BRIEF: The full listing below should be printed word for word.

AVAILABLE DATA:

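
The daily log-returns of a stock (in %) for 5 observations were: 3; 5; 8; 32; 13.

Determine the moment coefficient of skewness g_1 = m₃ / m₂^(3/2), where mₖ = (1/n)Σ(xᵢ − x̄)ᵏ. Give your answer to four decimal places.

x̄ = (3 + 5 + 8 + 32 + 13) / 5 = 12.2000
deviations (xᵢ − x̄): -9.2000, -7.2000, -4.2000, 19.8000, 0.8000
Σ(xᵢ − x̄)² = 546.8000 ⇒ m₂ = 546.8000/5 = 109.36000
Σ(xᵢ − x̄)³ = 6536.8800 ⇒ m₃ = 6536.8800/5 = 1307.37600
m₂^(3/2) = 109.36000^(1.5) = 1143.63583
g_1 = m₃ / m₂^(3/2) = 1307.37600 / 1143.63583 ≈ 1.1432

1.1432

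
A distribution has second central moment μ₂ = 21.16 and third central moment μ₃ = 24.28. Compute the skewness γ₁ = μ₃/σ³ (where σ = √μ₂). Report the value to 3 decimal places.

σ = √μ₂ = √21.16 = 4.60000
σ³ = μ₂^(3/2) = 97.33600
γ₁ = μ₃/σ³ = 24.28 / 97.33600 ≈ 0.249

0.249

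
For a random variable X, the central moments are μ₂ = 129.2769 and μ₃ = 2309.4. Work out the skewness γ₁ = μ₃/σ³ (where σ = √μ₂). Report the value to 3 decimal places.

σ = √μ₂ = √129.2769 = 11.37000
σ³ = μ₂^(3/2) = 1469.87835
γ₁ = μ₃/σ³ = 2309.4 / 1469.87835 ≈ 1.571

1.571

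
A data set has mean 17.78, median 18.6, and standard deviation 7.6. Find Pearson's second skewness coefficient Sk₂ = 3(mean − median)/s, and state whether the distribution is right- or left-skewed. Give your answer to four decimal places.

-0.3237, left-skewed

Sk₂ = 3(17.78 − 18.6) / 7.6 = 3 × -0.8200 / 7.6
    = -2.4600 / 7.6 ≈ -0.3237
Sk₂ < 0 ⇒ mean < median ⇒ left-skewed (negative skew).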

WRITTEN ANSWER:
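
The daily log-returns of a stock (in %) for 5 observations were: 3; 5; 8; 32; 13.

Determine the moment coefficient of skewness g_1 = m₃ / m₂^(3/2), where mₖ = (1/n)Σ(xᵢ − x̄)ᵏ. Give your answer to four decimal places.

x̄ = (3 + 5 + 8 + 32 + 13) / 5 = 12.2000
deviations (xᵢ − x̄): -9.2000, -7.2000, -4.2000, 19.8000, 0.8000
Σ(xᵢ − x̄)² = 546.8000 ⇒ m₂ = 546.8000/5 = 109.36000
Σ(xᵢ − x̄)³ = 6536.8800 ⇒ m₃ = 6536.8800/5 = 1307.37600
m₂^(3/2) = 109.36000^(1.5) = 1143.63583
g_1 = m₃ / m₂^(3/2) = 1307.37600 / 1143.63583 ≈ 1.1432

1.1432

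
A distribution has second central moment μ₂ = 21.16 and third central moment μ₃ = 24.28. Compute the skewness γ₁ = μ₃/σ³ (where σ = √μ₂). Report the value to 3 decimal places.

σ = √μ₂ = √21.16 = 4.60000
σ³ = μ₂^(3/2) = 97.33600
γ₁ = μ₃/σ³ = 24.28 / 97.33600 ≈ 0.249

0.249

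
For a random variable X, the central moments are μ₂ = 129.2769 and μ₃ = 2309.4. Work out the skewness γ₁ = μ₃/σ³ (where σ = √μ₂). Report the value to 3 decimal places.

σ = √μ₂ = √129.2769 = 11.37000
σ³ = μ₂^(3/2) = 1469.87835
γ₁ = μ₃/σ³ = 2309.4 / 1469.87835 ≈ 1.571

1.571

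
A data set has mean 17.78, median 18.6, and standard deviation 7.6. Find Pearson's second skewness coefficient Sk₂ = 3(mean − median)/s, and state whether the distribution is right- or left-skewed. Give your answer to four decimal places.

-0.3237, left-skewed

Sk₂ = 3(17.78 − 18.6) / 7.6 = 3 × -0.8200 / 7.6
    = -2.4600 / 7.6 ≈ -0.3237
Sk₂ < 0 ⇒ mean < median ⇒ left-skewed (negative skew).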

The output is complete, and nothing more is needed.